---------- Record set

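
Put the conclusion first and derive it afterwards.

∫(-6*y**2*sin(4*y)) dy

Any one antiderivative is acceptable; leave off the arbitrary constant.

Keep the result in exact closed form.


The answer is 3*y**2*cos(4*y)/2 - 3*y*sin(4*y)/4 - 3*cos(4*y)/16.
Step 1. Integrate ∫(-6*y**2*sin(4*y)) dy by parts with u = y**2, dv = (-6*sin(4*y)) dy, so v = 3*cos(4*y)/2: now 3*y**2*cos(4*y)/2 + ∫(-3*y*cos(4*y)) dy.
Step 2. Integrate ∫(-3*y*cos(4*y)) dy by parts with u = y, dv = (-3*cos(4*y)) dy, so v = -3*sin(4*y)/4: now 3*y**2*cos(4*y)/2 - 3*y*sin(4*y)/4 + ∫(3*sin(4*y)/4) dy.
Step 3. Evaluate the standard form: now 3*y**2*cos(4*y)/2 - 3*y*sin(4*y)/4 - 3*cos(4*y)/16.
Answer: 3*y**2*cos(4*y)/2 - 3*y*sin(4*y)/4 - 3*cos(4*y)/16.


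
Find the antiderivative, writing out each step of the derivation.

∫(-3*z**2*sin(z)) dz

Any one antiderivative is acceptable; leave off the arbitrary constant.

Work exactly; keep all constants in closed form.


Step 1. Integrate ∫(-3*z**2*sin(z)) dz by parts with u = z**2, dv = (-3*sin(z)) dz, so v = 3*cos(z): now 3*z**2*cos(z) + ∫(-6*z*cos(z)) dz.
Step 2. Integrate ∫(-6*z*cos(z)) dz by parts with u = z, dv = (-6*cos(z)) dz, so v = -6*sin(z): now 3*z**2*cos(z) - 6*z*sin(z) + ∫(6*sin(z)) dz.
Step 3. Evaluate the standard form: now 3*z**2*cos(z) - 6*z*sin(z) - 6*cos(z).
Answer: 3*z**2*cos(z) - 6*z*sin(z) - 6*cos(z).


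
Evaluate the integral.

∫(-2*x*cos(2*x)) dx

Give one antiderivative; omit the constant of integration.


Answer: -x*sin(2*x) - cos(2*x)/2.


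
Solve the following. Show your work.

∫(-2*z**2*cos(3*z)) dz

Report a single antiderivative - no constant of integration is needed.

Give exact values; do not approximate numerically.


Step 1. Integrate ∫(-2*z**2*cos(3*z)) dz by parts with u = z**2, dv = (-2*cos(3*z)) dz, so v = -2*sin(3*z)/3: now -2*z**2*sin(3*z)/3 + ∫(4*z*sin(3*z)/3) dz.
Step 2. Integrate ∫(4*z*sin(3*z)/3) dz by parts with u = z, dv = (4*sin(3*z)/3) dz, so v = -4*cos(3*z)/9: now -2*z**2*sin(3*z)/3 - 4*z*cos(3*z)/9 + ∫(4*cos(3*z)/9) dz.
Step 3. Evaluate the standard form: now -2*z**2*sin(3*z)/3 - 4*z*cos(3*z)/9 + 4*sin(3*z)/27.
Answer: -2*z**2*sin(3*z)/3 - 4*z*cos(3*z)/9 + 4*sin(3*z)/27.


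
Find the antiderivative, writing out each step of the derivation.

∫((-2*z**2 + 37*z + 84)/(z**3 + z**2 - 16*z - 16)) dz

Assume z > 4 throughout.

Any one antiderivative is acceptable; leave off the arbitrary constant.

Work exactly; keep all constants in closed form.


Step 1. Decompose ∫((-2*z**2 + 37*z + 84)/(z**3 + z**2 - 16*z - 16)) dz by partial fractions, (-2*z**2 + 37*z + 84)/(z**3 + z**2 - 16*z - 16) = -4/(z + 4) - 3/(z + 1) + 5/(z - 4): now ∫(5/(z - 4)) dz + ∫(-3/(z + 1)) dz + ∫(-4/(z + 4)) dz.
Step 2. Evaluate the standard form [assuming z > -1]: now -3*log(z + 1) + ∫(5/(z - 4)) dz + ∫(-4/(z + 4)) dz.
Step 3. Evaluate the standard form [assuming z > 4]: now 5*log(z - 4) - 3*log(z + 1) + ∫(-4/(z + 4)) dz.
Step 4. Evaluate the standard form [assuming z > -4]: now 5*log(z - 4) - 3*log(z + 1) - 4*log(z + 4).
Answer: 5*log(z - 4) - 3*log(z + 1) - 4*log(z + 4).


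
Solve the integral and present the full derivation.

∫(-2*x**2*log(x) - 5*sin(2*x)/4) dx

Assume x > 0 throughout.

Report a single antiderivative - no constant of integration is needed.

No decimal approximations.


Step 1. Rewrite: now ∫(-2*x**2*log(x)) dx + ∫(-5*sin(2*x)/4) dx.
Step 2. Evaluate the standard form: now 5*cos(2*x)/8 + ∫(-2*x**2*log(x)) dx.
Step 3. Integrate ∫(-2*x**2*log(x)) dx by parts with u = log(x), dv = (-2*x**2) dx, so v = -2*x**3/3 [assuming x > 0]: now -2*x**3*log(x)/3 + 5*cos(2*x)/8 + ∫(2*x**2/3) dx.
Step 4. Evaluate the standard form: now -2*x**3*log(x)/3 + 2*x**3/9 + 5*cos(2*x)/8.
Answer: -2*x**3*log(x)/3 + 2*x**3/9 + 5*cos(2*x)/8.


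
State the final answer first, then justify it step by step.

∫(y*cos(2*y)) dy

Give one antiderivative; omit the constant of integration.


The answer is y*sin(2*y)/2 + cos(2*y)/4.
Step 1. Integrate ∫(y*cos(2*y)) dy by parts with u = y, dv = (cos(2*y)) dy, so v = sin(2*y)/2: now y*sin(2*y)/2 + ∫(-sin(2*y)/2) dy.
Step 2. Evaluate the standard form: now y*sin(2*y)/2 + cos(2*y)/4.
Answer: y*sin(2*y)/2 + cos(2*y)/4.


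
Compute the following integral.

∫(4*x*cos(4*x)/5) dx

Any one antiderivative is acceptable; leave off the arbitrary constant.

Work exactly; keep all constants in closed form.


Answer: x*sin(4*x)/5 + cos(4*x)/20.


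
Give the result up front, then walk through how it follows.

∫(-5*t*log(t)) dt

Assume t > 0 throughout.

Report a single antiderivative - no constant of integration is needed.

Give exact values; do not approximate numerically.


The answer is -5*t**2*log(t)/2 + 5*t**2/4.
Step 1. Integrate ∫(-5*t*log(t)) dt by parts with u = log(t), dv = (-5*t) dt, so v = -5*t**2/2 [assuming t > 0]: now -5*t**2*log(t)/2 + ∫(5*t/2) dt.
Step 2. Evaluate the standard form: now -5*t**2*log(t)/2 + 5*t**2/4.
Answer: -5*t**2*log(t)/2 + 5*t**2/4.


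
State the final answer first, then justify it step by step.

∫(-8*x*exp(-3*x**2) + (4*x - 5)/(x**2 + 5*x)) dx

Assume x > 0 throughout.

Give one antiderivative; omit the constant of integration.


The answer is -log(x) + 5*log(x + 5) + 4*exp(-3*x**2)/3.
Step 1. Rewrite: now ∫(-8*x*exp(-3*x**2)) dx + ∫((4*x - 5)/(x**2 + 5*x)) dx.
Step 2. Decompose ∫((4*x - 5)/(x**2 + 5*x)) dx by partial fractions, (4*x - 5)/(x**2 + 5*x) = 5/(x + 5) - 1/x: now ∫(-1/x) dx + ∫(-8*x*exp(-3*x**2)) dx + ∫(5/(x + 5)) dx.
Step 3. Evaluate the standard form [assuming x > 0]: now -log(x) + ∫(-8*x*exp(-3*x**2)) dx + ∫(5/(x + 5)) dx.
Step 4. Evaluate the standard form [assuming x > -5]: now -log(x) + 5*log(x + 5) + ∫(-8*x*exp(-3*x**2)) dx.
Step 5. Substitute u = x**2, turning ∫(-8*x*exp(-3*x**2)) dx into ∫(-4*exp(-3*u)) du: now -log(x) + 5*log(x + 5) + ∫(-4*exp(-3*u)) du.
Step 6. Evaluate the standard form: now -log(x) + 5*log(x + 5) + 4*exp(-3*u)/3.
Step 7. Substitute back u = x**2: now -log(x) + 5*log(x + 5) + 4*exp(-3*x**2)/3.
Answer: -log(x) + 5*log(x + 5) + 4*exp(-3*x**2)/3.


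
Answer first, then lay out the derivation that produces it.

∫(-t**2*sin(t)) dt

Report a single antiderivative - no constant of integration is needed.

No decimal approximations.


The answer is t**2*cos(t) - 2*t*sin(t) - 2*cos(t).
Step 1. Integrate ∫(-t**2*sin(t)) dt by parts with u = t**2, dv = (-sin(t)) dt, so v = cos(t): now t**2*cos(t) + ∫(-2*t*cos(t)) dt.
Step 2. Integrate ∫(-2*t*cos(t)) dt by parts with u = t, dv = (-2*cos(t)) dt, so v = -2*sin(t): now t**2*cos(t) - 2*t*sin(t) + ∫(2*sin(t)) dt.
Step 3. Evaluate the standard form: now t**2*cos(t) - 2*t*sin(t) - 2*cos(t).
Answer: t**2*cos(t) - 2*t*sin(t) - 2*cos(t).


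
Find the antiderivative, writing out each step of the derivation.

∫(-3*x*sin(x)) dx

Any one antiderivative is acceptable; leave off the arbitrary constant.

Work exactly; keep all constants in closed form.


Step 1. Integrate ∫(-3*x*sin(x)) dx by parts with u = x, dv = (-3*sin(x)) dx, so v = 3*cos(x): now 3*x*cos(x) + ∫(-3*cos(x)) dx.
Step 2. Evaluate the standard form: now 3*x*cos(x) - 3*sin(x).
Answer: 3*x*cos(x) - 3*sin(x).


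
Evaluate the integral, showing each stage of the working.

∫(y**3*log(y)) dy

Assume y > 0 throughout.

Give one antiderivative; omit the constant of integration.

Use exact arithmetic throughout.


Step 1. Integrate ∫(y**3*log(y)) dy by parts with u = log(y), dv = (y**3) dy, so v = y**4/4 [assuming y > 0]: now y**4*log(y)/4 + ∫(-y**3/4) dy.
Step 2. Evaluate the standard form: now y**4*log(y)/4 - y**4/16.
Answer: y**4*log(y)/4 - y**4/16.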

--------------------

* Problem to solve *
In the entries above, identify each line that includes the string "integral", then copy it.

* Task response *
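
Evaluate the integral.
Solve the integral and present the full derivation.
Compute the following integral.
Evaluate the integral, showing each stage of the working.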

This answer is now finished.